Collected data
------------------------------------------------------------------------
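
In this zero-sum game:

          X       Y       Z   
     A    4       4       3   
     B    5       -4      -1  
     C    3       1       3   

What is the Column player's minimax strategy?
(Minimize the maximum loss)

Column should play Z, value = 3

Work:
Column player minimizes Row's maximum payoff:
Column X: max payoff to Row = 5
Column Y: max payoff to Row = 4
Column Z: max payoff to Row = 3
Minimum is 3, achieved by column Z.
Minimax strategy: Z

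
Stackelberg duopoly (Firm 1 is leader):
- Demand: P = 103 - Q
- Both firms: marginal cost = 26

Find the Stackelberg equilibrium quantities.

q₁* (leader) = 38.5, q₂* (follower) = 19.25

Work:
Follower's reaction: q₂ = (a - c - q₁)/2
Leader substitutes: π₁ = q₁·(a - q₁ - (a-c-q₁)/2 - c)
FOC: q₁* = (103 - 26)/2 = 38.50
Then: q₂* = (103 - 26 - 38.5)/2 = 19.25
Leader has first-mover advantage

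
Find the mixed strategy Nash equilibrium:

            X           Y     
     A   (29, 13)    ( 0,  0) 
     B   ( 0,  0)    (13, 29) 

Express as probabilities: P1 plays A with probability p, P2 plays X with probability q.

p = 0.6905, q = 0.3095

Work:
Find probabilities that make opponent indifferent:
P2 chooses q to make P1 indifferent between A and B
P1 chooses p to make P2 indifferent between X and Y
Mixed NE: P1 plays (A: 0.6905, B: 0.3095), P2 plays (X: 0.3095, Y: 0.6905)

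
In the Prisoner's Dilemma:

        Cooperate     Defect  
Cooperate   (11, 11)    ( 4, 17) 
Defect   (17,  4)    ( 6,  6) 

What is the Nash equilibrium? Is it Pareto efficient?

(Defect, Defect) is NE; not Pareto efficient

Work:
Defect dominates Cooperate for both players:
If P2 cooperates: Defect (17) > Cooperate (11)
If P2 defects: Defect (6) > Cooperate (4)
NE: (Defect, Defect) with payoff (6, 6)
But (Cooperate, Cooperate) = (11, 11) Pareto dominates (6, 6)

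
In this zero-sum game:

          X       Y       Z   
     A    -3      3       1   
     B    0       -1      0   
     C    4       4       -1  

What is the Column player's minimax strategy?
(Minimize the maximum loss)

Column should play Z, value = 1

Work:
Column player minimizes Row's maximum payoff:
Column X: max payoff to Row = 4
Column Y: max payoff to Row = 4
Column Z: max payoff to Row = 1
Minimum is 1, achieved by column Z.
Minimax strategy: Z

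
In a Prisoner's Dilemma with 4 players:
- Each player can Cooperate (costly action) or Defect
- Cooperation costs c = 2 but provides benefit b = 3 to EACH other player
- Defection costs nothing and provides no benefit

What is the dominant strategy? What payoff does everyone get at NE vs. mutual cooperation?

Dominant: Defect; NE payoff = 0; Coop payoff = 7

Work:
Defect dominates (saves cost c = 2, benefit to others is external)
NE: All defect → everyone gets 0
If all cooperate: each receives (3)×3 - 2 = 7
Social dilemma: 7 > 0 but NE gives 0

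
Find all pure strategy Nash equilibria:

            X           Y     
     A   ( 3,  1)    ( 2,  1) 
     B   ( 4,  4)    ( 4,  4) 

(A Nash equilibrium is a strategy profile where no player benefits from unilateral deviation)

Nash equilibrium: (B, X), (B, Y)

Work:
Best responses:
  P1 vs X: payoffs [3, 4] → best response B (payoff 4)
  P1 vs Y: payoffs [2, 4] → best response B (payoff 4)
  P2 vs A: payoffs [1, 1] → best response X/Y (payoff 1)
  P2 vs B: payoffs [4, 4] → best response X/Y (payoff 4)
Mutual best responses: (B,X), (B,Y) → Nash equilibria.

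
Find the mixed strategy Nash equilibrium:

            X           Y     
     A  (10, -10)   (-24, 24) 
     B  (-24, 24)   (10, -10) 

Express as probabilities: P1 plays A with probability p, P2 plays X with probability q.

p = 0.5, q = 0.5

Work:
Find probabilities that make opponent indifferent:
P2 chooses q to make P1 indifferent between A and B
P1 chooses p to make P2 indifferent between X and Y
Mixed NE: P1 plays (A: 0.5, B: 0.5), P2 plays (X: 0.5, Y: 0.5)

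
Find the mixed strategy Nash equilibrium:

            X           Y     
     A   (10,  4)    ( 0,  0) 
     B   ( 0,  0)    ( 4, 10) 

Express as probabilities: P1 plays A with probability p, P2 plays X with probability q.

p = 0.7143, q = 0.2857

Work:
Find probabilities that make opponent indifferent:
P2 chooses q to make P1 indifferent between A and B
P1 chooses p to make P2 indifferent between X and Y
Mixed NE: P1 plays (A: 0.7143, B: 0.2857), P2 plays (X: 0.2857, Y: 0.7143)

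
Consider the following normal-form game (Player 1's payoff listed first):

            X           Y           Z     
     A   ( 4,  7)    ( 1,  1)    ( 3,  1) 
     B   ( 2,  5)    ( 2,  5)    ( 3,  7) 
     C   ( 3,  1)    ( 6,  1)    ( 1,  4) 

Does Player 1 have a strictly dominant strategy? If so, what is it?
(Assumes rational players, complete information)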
------------------------------------------------------------------------
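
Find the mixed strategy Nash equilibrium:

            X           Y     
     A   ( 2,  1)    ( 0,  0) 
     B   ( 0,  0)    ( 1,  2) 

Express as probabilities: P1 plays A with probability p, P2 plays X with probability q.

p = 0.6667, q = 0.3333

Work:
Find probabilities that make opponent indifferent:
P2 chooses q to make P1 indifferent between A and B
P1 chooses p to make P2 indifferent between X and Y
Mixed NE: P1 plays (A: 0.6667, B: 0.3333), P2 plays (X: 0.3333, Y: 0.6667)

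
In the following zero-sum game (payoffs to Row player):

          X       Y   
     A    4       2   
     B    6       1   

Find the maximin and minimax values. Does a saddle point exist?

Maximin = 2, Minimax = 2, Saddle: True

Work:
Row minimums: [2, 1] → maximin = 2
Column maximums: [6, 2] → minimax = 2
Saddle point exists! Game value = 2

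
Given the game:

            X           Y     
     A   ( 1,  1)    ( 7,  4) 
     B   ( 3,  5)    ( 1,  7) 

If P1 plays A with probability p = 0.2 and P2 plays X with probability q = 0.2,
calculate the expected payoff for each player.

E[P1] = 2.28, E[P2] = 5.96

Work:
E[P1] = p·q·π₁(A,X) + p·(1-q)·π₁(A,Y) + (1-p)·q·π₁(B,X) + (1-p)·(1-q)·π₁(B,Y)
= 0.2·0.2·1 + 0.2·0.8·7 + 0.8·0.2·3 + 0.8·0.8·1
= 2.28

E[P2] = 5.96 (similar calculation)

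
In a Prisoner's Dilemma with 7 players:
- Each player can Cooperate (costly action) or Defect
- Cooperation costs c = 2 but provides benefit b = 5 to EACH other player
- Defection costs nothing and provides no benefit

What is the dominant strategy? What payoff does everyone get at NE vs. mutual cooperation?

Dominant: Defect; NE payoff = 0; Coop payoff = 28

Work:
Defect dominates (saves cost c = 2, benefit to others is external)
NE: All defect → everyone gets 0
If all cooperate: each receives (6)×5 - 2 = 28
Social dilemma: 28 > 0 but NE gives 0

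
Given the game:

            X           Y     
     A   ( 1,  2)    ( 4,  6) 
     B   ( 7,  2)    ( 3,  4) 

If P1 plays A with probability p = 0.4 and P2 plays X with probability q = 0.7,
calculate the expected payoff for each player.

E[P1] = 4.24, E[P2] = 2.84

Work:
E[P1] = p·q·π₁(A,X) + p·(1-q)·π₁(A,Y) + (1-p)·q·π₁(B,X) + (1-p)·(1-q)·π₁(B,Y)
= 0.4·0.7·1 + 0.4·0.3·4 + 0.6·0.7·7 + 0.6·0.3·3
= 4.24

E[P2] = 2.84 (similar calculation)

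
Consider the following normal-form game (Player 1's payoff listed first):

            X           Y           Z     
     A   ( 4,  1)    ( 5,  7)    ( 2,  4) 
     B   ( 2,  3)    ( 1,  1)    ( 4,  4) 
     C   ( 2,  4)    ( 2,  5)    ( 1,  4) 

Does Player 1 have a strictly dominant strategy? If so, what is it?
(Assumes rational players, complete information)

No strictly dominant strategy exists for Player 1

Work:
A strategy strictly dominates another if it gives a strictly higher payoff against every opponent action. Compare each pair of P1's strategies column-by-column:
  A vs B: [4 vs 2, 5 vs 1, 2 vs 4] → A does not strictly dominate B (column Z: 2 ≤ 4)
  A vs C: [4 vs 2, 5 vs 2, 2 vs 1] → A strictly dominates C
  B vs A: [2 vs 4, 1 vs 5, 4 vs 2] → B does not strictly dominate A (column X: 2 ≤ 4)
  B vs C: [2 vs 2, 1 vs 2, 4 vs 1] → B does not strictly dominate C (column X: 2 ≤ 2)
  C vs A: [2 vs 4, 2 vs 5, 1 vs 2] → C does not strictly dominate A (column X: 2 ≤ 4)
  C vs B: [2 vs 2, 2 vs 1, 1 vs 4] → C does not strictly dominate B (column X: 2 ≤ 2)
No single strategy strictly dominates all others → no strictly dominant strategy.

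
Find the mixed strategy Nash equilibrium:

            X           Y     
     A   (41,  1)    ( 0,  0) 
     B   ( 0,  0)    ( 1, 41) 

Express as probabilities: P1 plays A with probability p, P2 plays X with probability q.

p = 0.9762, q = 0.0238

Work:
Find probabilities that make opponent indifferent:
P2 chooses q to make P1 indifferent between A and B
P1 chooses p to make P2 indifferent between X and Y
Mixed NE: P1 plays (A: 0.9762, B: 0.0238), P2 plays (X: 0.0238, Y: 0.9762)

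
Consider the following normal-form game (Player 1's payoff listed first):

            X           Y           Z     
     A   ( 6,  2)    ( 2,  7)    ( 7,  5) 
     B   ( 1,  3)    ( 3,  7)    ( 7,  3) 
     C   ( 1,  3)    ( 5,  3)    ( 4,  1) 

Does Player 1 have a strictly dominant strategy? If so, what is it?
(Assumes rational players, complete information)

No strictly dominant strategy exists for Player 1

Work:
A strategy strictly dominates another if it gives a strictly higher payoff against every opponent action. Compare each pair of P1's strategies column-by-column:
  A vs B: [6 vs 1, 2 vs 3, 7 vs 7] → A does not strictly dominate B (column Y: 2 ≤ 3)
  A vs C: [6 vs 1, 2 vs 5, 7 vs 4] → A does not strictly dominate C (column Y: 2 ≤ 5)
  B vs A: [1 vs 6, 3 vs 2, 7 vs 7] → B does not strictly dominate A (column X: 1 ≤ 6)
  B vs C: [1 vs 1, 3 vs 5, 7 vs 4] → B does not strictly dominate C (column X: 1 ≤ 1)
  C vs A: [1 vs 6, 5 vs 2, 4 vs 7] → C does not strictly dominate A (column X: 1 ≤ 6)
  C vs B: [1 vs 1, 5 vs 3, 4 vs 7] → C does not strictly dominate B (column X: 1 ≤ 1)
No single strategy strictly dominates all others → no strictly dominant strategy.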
------------------------------------------------------------------------
**Requirement**
Work out how many lines in the entries hold the string "provides". Your answer should consist solely of that number.

**Answer for the task**
4